**Exercise prompt:** Repeat every entry exactly. Leave nothing out.

------------------------------------------------------------------------

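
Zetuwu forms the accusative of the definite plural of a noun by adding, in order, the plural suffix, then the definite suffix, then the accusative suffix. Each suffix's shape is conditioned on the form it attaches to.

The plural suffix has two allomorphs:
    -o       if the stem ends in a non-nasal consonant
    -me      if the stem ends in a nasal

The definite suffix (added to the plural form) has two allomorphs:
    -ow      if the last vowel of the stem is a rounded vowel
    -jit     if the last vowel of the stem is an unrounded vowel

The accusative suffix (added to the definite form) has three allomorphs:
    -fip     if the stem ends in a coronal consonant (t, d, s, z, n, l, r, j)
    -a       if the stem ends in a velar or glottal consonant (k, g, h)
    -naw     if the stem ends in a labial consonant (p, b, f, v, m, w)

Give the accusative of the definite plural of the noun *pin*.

Since the final consonant of *pin* is /n/ (a nasal), it takes -me, giving *pinme*.
The plural form *pinme* — last vowel /e/ (an unrounded vowel) → -jit → *pinmejit*.
The definite form *pinmejit*: final consonant = /t/, coronal → -fip → *pinmejitfip*.

pinmejitfip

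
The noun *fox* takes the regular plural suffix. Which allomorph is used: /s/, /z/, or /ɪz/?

The stem *fox* ends in a sibilant (/s, z, ʃ, ʒ, tʃ, dʒ/).
The plural suffix surfaces as /ɪz/ after sibilants, /s/ after other voiceless consonants, and /z/ after other voiced sounds.
So the plural -s on *fox* is pronounced /ɪz/.

/ɪz/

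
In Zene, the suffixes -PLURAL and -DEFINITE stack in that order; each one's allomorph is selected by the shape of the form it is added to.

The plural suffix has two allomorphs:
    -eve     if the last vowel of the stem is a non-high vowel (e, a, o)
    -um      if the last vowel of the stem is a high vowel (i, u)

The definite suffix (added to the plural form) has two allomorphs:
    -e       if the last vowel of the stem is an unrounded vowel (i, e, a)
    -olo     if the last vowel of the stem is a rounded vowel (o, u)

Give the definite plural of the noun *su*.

*su*: last vowel = /u/, a high vowel → -um → *suum*.
The plural form *suum*: last vowel = /u/, a rounded vowel → -olo → *suumolo*.

suumolo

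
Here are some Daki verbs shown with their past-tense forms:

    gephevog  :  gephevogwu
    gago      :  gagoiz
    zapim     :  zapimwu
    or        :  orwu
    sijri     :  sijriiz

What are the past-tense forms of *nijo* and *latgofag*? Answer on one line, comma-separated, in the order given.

The pattern is consonant vs. vowel: -wu when the stem ends in a consonant (*gephevog*, *zapim*, *or*); -iz when the stem ends in a vowel (*gago*, *sijri*).
*nijo*: final sound = /o/, a vowel → -iz → *nijoiz*.
Since the final sound of *latgofag* is /g/ (a consonant), it takes -wu, giving *latgofagwu*.

nijoiz, latgofagwu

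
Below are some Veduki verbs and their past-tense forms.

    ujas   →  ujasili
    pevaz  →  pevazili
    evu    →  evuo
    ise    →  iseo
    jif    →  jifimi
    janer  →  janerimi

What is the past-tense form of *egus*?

egusili

The suffix is conditioned by the final sound: -ili when the stem ends in a sibilant (*ujas*, *pevaz*); -imi when the stem ends in a non-sibilant consonant (*jif*, *janer*); -o when the stem ends in a vowel (*evu*, *ise*).
Since the final sound of *egus* is /s/ (a sibilant), it takes -ili, giving *egusili*.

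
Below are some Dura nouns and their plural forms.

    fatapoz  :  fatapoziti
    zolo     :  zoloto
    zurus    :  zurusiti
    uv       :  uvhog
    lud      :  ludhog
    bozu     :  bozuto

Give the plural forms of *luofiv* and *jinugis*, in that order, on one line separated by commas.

The suffix is conditioned by the final sound: -iti when the stem ends in a sibilant (*fatapoz*, *zurus*); -hog when the stem ends in a non-sibilant consonant (*uv*, *lud*); -to when the stem ends in a vowel (*zolo*, *bozu*).
*luofiv*: final sound = /v/, a non-sibilant consonant → -hog → *luofivhog*.
*jinugis* — final sound /s/ (a sibilant) → -iti → *jinugisiti*.

luofivhog, jinugisiti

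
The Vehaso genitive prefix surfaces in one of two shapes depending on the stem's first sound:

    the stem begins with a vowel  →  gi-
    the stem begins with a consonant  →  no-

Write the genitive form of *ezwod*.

giezwod

*ezwod* — first sound /e/ (a vowel) → gi- → *giezwod*.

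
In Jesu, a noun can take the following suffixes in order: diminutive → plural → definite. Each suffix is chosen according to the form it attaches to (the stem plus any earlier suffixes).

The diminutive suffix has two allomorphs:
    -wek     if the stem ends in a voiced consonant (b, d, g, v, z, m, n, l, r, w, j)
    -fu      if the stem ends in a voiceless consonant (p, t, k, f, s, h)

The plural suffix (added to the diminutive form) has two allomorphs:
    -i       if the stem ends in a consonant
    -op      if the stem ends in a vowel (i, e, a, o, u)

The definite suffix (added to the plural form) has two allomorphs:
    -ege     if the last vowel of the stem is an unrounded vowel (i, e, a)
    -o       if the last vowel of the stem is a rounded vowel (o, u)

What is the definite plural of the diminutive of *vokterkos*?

vokterkosfuopo

The final consonant of *vokterkos* is /s/, which is voiceless, so the diminutive suffix is -fu, giving *vokterkosfu*.
Since the final sound of the diminutive form *vokterkosfu* is /u/ (a vowel), it takes -op, giving *vokterkosfuop*.
Since the last vowel of the plural form *vokterkosfuop* is /o/ (a rounded vowel), it takes -o, giving *vokterkosfuopo*.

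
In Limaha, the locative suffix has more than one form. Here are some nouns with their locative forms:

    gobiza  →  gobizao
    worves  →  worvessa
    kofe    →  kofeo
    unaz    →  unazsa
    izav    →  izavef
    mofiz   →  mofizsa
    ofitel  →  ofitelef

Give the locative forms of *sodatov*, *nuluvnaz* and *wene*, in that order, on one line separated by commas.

sodatovef, nuluvnazsa, weneo

The suffix is conditioned by the final sound: -sa when the stem ends in a sibilant (*worves*, *unaz*, *mofiz*); -ef when the stem ends in a non-sibilant consonant (*izav*, *ofitel*); -o when the stem ends in a vowel (*gobiza*, *kofe*).
*sodatov*: final sound = /v/, a non-sibilant consonant → -ef → *sodatovef*.
The final sound of *nuluvnaz* is /z/, which is a sibilant, so the suffix is -sa, giving *nuluvnazsa*.
The final sound of *wene* is /e/, which is a vowel, so the suffix is -o, giving *weneo*.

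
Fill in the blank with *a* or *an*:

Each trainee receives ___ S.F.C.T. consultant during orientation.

The indefinite article is chosen by the initial *sound* of the following word, not its spelling.
The initialism *S.F.C.T.* is read letter by letter; the first letter, S, is pronounced /ɛs/, which begins with a vowel sound.
So the article is *an*: Each trainee receives an S.F.C.T. consultant during orientation.

an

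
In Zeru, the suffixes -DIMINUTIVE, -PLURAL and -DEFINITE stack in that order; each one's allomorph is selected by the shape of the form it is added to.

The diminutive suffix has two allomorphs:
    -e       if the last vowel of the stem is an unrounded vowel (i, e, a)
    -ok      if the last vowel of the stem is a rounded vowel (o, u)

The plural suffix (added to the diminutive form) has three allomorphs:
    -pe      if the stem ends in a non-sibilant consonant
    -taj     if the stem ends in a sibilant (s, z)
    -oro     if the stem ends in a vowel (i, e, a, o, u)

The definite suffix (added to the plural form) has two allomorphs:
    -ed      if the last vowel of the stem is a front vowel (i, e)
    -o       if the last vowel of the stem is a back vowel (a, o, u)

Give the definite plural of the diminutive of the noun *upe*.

upeeoroo

The last vowel of *upe* is /e/, which is an unrounded vowel, so the diminutive suffix is -e, giving *upee*.
Since the final sound of the diminutive form *upee* is /e/ (a vowel), it takes -oro, giving *upeeoro*.
The plural form *upeeoro* — last vowel /o/ (a back vowel) → -o → *upeeoroo*.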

------------------------------------------------------------------------

**Exercise solution:**
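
Zetuwu forms the accusative of the definite plural of a noun by adding, in order, the plural suffix, then the definite suffix, then the accusative suffix. Each suffix's shape is conditioned on the form it attaches to.

The plural suffix has two allomorphs:
    -o       if the stem ends in a non-nasal consonant
    -me      if the stem ends in a nasal

The definite suffix (added to the plural form) has two allomorphs:
    -ow      if the last vowel of the stem is a rounded vowel
    -jit     if the last vowel of the stem is an unrounded vowel

The accusative suffix (added to the definite form) has three allomorphs:
    -fip     if the stem ends in a coronal consonant (t, d, s, z, n, l, r, j)
    -a       if the stem ends in a velar or glottal consonant (k, g, h)
    -naw     if the stem ends in a labial consonant (p, b, f, v, m, w)

Give the accusative of the definite plural of the noun *pin*.

Since the final consonant of *pin* is /n/ (a nasal), it takes -me, giving *pinme*.
The plural form *pinme* — last vowel /e/ (an unrounded vowel) → -jit → *pinmejit*.
The definite form *pinmejit*: final consonant = /t/, coronal → -fip → *pinmejitfip*.

pinmejitfip

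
The noun *fox* takes the regular plural suffix. Which allomorph is used: /s/, /z/, or /ɪz/?

The stem *fox* ends in a sibilant (/s, z, ʃ, ʒ, tʃ, dʒ/).
The plural suffix surfaces as /ɪz/ after sibilants, /s/ after other voiceless consonants, and /z/ after other voiced sounds.
So the plural -s on *fox* is pronounced /ɪz/.

/ɪz/

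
In Zene, the suffixes -PLURAL and -DEFINITE stack in that order; each one's allomorph is selected by the shape of the form it is added to.

The plural suffix has two allomorphs:
    -eve     if the last vowel of the stem is a non-high vowel (e, a, o)
    -um      if the last vowel of the stem is a high vowel (i, u)

The definite suffix (added to the plural form) has two allomorphs:
    -e       if the last vowel of the stem is an unrounded vowel (i, e, a)
    -olo     if the last vowel of the stem is a rounded vowel (o, u)

Give the definite plural of the noun *su*.

*su*: last vowel = /u/, a high vowel → -um → *suum*.
The plural form *suum*: last vowel = /u/, a rounded vowel → -olo → *suumolo*.

suumolo

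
Here are some Daki verbs shown with their past-tense forms:

    gephevog  :  gephevogwu
    gago      :  gagoiz
    zapim     :  zapimwu
    or        :  orwu
    sijri     :  sijriiz

What are the past-tense forms of *nijo* and *latgofag*? Answer on one line, comma-separated, in the order given.

The pattern is consonant vs. vowel: -wu when the stem ends in a consonant (*gephevog*, *zapim*, *or*); -iz when the stem ends in a vowel (*gago*, *sijri*).
*nijo*: final sound = /o/, a vowel → -iz → *nijoiz*.
Since the final sound of *latgofag* is /g/ (a consonant), it takes -wu, giving *latgofagwu*.

nijoiz, latgofagwu

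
Below are some Veduki verbs and their past-tense forms.

    ujas   →  ujasili
    pevaz  →  pevazili
    evu    →  evuo
    ise    →  iseo
    jif    →  jifimi
    janer  →  janerimi

What is the past-tense form of *egus*?

egusili

The suffix is conditioned by the final sound: -ili when the stem ends in a sibilant (*ujas*, *pevaz*); -imi when the stem ends in a non-sibilant consonant (*jif*, *janer*); -o when the stem ends in a vowel (*evu*, *ise*).
Since the final sound of *egus* is /s/ (a sibilant), it takes -ili, giving *egusili*.

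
Below are some Dura nouns and their plural forms.

    fatapoz  :  fatapoziti
    zolo     :  zoloto
    zurus    :  zurusiti
    uv       :  uvhog
    lud      :  ludhog
    bozu     :  bozuto

Give the plural forms of *luofiv* and *jinugis*, in that order, on one line separated by commas.

The suffix is conditioned by the final sound: -iti when the stem ends in a sibilant (*fatapoz*, *zurus*); -hog when the stem ends in a non-sibilant consonant (*uv*, *lud*); -to when the stem ends in a vowel (*zolo*, *bozu*).
*luofiv*: final sound = /v/, a non-sibilant consonant → -hog → *luofivhog*.
*jinugis* — final sound /s/ (a sibilant) → -iti → *jinugisiti*.

luofivhog, jinugisiti

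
The Vehaso genitive prefix surfaces in one of two shapes depending on the stem's first sound:

    the stem begins with a vowel  →  gi-
    the stem begins with a consonant  →  no-

Write the genitive form of *ezwod*.

giezwod

*ezwod* — first sound /e/ (a vowel) → gi- → *giezwod*.

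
In Jesu, a noun can take the following suffixes in order: diminutive → plural → definite. Each suffix is chosen according to the form it attaches to (the stem plus any earlier suffixes).

The diminutive suffix has two allomorphs:
    -wek     if the stem ends in a voiced consonant (b, d, g, v, z, m, n, l, r, w, j)
    -fu      if the stem ends in a voiceless consonant (p, t, k, f, s, h)

The plural suffix (added to the diminutive form) has two allomorphs:
    -i       if the stem ends in a consonant
    -op      if the stem ends in a vowel (i, e, a, o, u)

The definite suffix (added to the plural form) has two allomorphs:
    -ege     if the last vowel of the stem is an unrounded vowel (i, e, a)
    -o       if the last vowel of the stem is a rounded vowel (o, u)

What is the definite plural of the diminutive of *vokterkos*?

vokterkosfuopo

The final consonant of *vokterkos* is /s/, which is voiceless, so the diminutive suffix is -fu, giving *vokterkosfu*.
Since the final sound of the diminutive form *vokterkosfu* is /u/ (a vowel), it takes -op, giving *vokterkosfuop*.
Since the last vowel of the plural form *vokterkosfuop* is /o/ (a rounded vowel), it takes -o, giving *vokterkosfuopo*.

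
In Limaha, the locative suffix has more than one form. Here are some nouns with their locative forms:

    gobiza  →  gobizao
    worves  →  worvessa
    kofe    →  kofeo
    unaz    →  unazsa
    izav    →  izavef
    mofiz   →  mofizsa
    ofitel  →  ofitelef

Give the locative forms of *sodatov*, *nuluvnaz* and *wene*, in that order, on one line separated by commas.

sodatovef, nuluvnazsa, weneo

The suffix is conditioned by the final sound: -sa when the stem ends in a sibilant (*worves*, *unaz*, *mofiz*); -ef when the stem ends in a non-sibilant consonant (*izav*, *ofitel*); -o when the stem ends in a vowel (*gobiza*, *kofe*).
*sodatov*: final sound = /v/, a non-sibilant consonant → -ef → *sodatovef*.
The final sound of *nuluvnaz* is /z/, which is a sibilant, so the suffix is -sa, giving *nuluvnazsa*.
The final sound of *wene* is /e/, which is a vowel, so the suffix is -o, giving *weneo*.

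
Fill in the blank with *a* or *an*:

Each trainee receives ___ S.F.C.T. consultant during orientation.

The indefinite article is chosen by the initial *sound* of the following word, not its spelling.
The initialism *S.F.C.T.* is read letter by letter; the first letter, S, is pronounced /ɛs/, which begins with a vowel sound.
So the article is *an*: Each trainee receives an S.F.C.T. consultant during orientation.

an

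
In Zeru, the suffixes -DIMINUTIVE, -PLURAL and -DEFINITE stack in that order; each one's allomorph is selected by the shape of the form it is added to.

The diminutive suffix has two allomorphs:
    -e       if the last vowel of the stem is an unrounded vowel (i, e, a)
    -ok      if the last vowel of the stem is a rounded vowel (o, u)

The plural suffix (added to the diminutive form) has three allomorphs:
    -pe      if the stem ends in a non-sibilant consonant
    -taj     if the stem ends in a sibilant (s, z)
    -oro     if the stem ends in a vowel (i, e, a, o, u)

The definite suffix (added to the plural form) has two allomorphs:
    -ed      if the last vowel of the stem is a front vowel (i, e)
    -o       if the last vowel of the stem is a back vowel (a, o, u)

Give the definite plural of the diminutive of the noun *upe*.

upeeoroo

The last vowel of *upe* is /e/, which is an unrounded vowel, so the diminutive suffix is -e, giving *upee*.
Since the final sound of the diminutive form *upee* is /e/ (a vowel), it takes -oro, giving *upeeoro*.
The plural form *upeeoro* — last vowel /o/ (a back vowel) → -o → *upeeoroo*.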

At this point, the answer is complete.